(Task directions):
Copy each line of the records that includes "these".
====
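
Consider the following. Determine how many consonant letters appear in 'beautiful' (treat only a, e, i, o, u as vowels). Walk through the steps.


Consonants in 'beautiful': b, t, f, l = 4 consonants.

4


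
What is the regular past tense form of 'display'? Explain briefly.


Apply rule: Add -ed. 'display' becomes 'displayed'.

displayed


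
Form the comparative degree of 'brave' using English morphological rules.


Apply comparative formation (ends in e: add -r): 'brave' -> 'braver'.

braver


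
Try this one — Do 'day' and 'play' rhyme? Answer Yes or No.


Rime (stressed vowel + following sounds) of 'day': -ay = /eɪ/
Rime of 'play': -ay = /eɪ/
/eɪ/ and /eɪ/ are the same ending sound, so the words rhyme.

Yes


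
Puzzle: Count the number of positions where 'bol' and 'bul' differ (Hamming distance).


Alignment:
Position 1: 'b' vs 'b' = match
Position 2: 'o' vs 'u' = DIFFER
Position 3: 'l' vs 'l' = match
Total differences: 1

1


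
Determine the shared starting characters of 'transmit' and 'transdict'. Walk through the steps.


Compare from the start: 5 characters match: 'trans'. Mismatch at position 6: 'm' vs 'd'.

trans


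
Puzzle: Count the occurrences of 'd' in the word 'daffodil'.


Letter 'd' in 'daffodil': found at position(s) 1, 6 = 2 occurrence(s).

2


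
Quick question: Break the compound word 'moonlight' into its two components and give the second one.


Split 'moonlight' into 'moon' + 'light'. The second part is 'light'.

light


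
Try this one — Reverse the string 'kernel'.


Reverse 'kernel' character by character: 'lenrek'.

lenrek


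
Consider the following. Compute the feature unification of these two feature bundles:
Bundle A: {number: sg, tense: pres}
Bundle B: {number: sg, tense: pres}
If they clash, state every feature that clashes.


Compare features:
number: A=sg vs B=sg -> unified: sg
tense: A=pres vs B=pres -> unified: pres
No clashes found.

Unified: {number: sg, tense: pres}


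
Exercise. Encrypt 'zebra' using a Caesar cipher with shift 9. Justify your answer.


Shift each letter by 9: z -> i, e -> n, b -> k, r -> a, a -> j. Result: 'inkaj'.

inkaj


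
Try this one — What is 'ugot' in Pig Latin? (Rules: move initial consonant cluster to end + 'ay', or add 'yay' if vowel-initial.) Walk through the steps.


'ugot' starts with a vowel, so add 'yay': 'ugotyay'.

ugotyay


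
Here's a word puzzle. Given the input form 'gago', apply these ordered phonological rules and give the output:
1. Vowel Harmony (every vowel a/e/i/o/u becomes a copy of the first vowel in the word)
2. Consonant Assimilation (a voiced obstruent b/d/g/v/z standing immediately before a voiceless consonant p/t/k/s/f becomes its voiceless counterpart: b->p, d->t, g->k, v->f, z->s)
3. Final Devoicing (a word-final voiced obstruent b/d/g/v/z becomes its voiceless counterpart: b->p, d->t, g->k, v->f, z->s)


Starting form: 'gago'
Rule 1: Vowel Harmony: all vowels become 'a' (matching first vowel). 'gago' -> 'gaga'
Rule 2: Consonant Assimilation: no voiced obstruent (b/d/g/v/z) stands immediately before a voiceless consonant (p/t/k/s/f). No change.
Rule 3: Final Devoicing: the word ends in the vowel 'a', not a consonant. No change.
Final form: 'gaga'

gaga


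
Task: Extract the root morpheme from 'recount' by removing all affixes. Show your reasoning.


Remove prefix 're' from 'recount' to get root 'count'.

count


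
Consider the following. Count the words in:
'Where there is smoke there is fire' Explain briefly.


Split into words: Where | there | is | smoke | there | is | fire = 7 words.

7


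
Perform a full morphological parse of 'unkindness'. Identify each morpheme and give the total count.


Step 1: Identify prefix: 'un' (meaning: not/reverse)
Step 2: Identify root: 'kind'
Step 3: Identify suffix(es): 'ness'
Decomposition: un- (prefix: not/reverse) + kind (root) + -ness (suffix: state of)
Total morphemes: 3

3 morphemes (un- (prefix: not/reverse) + kind (root) + -ness (suffix: state of))


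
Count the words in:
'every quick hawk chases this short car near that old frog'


Split into words: every | quick | hawk | chases | this | short | car | near | that | old | frog = 11 words.

11


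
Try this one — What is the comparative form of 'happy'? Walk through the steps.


Apply comparative formation (consonant + y: change y to i, add -er): 'happy' -> 'happier'.

happier


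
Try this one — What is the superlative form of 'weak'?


Apply superlative formation (add -est): 'weak' -> 'weakest'.

weakest


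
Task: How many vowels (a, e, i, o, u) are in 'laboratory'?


Vowels in 'laboratory': a, o, a, o = 4 vowels.

4


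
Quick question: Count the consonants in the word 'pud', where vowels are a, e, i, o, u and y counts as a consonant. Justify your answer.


Consonants in 'pud': p, d = 2 consonants.

2


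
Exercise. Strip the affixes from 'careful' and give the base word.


Remove suffix '-ful' from 'careful' to get root 'care'.

care


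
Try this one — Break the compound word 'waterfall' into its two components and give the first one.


Split 'waterfall' into 'water' + 'fall'. The first part is 'water'.

water


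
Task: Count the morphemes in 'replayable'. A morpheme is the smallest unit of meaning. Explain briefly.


Decomposition: re- (prefix) + play (root) + -able (suffix) = 3 morpheme(s)

3 morphemes


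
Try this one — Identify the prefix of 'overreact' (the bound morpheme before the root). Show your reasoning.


The word 'overreact' = 'over' (prefix) + 'react' (root). The prefix is 'over'.

over


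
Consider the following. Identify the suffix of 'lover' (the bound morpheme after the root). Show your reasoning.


The word 'lover' = 'love' (root) + '-er' (suffix). The suffix is '-er'.

er


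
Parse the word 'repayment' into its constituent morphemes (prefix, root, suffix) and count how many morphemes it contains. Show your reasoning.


Step 1: Identify prefix: 're' (meaning: again)
Step 2: Identify root: 'pay'
Step 3: Identify suffix(es): 'ment'
Decomposition: re- (prefix: again) + pay (root) + -ment (suffix: action/result)
Total morphemes: 3

3 morphemes (re- (prefix: again) + pay (root) + -ment (suffix: action/result))


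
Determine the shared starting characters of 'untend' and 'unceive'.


Compare from the start: 2 characters match: 'un'. Mismatch at position 3: 't' vs 'c'.

un


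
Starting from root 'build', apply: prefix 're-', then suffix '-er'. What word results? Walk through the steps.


Step 1: Add prefix 're-' to 'build' = 'rebuild'
Step 2: Add suffix '-er' to 'rebuild' = 'rebuilder'

rebuilder


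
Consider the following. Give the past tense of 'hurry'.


Apply rule: Change -y to -ied. 'hurry' becomes 'hurried'.

hurried


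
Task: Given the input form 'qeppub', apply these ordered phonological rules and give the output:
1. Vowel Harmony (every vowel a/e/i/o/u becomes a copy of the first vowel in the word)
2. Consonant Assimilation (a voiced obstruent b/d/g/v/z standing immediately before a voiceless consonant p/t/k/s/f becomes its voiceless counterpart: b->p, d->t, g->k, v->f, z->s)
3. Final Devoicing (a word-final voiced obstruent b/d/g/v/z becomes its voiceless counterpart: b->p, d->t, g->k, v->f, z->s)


Starting form: 'qeppub'
Rule 1: Vowel Harmony: all vowels become 'e' (matching first vowel). 'qeppub' -> 'qeppeb'
Rule 2: Consonant Assimilation: no voiced obstruent (b/d/g/v/z) stands immediately before a voiceless consonant (p/t/k/s/f). No change.
Rule 3: Final Devoicing: word-final voiced obstruent 'b' becomes voiceless 'p'. 'qeppeb' -> 'qeppep'
Final form: 'qeppep'

qeppep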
====
(Your solution):
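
Consider the following. Compute the feature unification of these two feature bundles:
Here's a word puzzle. Given the input form 'gago', apply these ordered phonological rules and give the output:
Task: Given the input form 'qeppub', apply these ordered phonological rules and give the output: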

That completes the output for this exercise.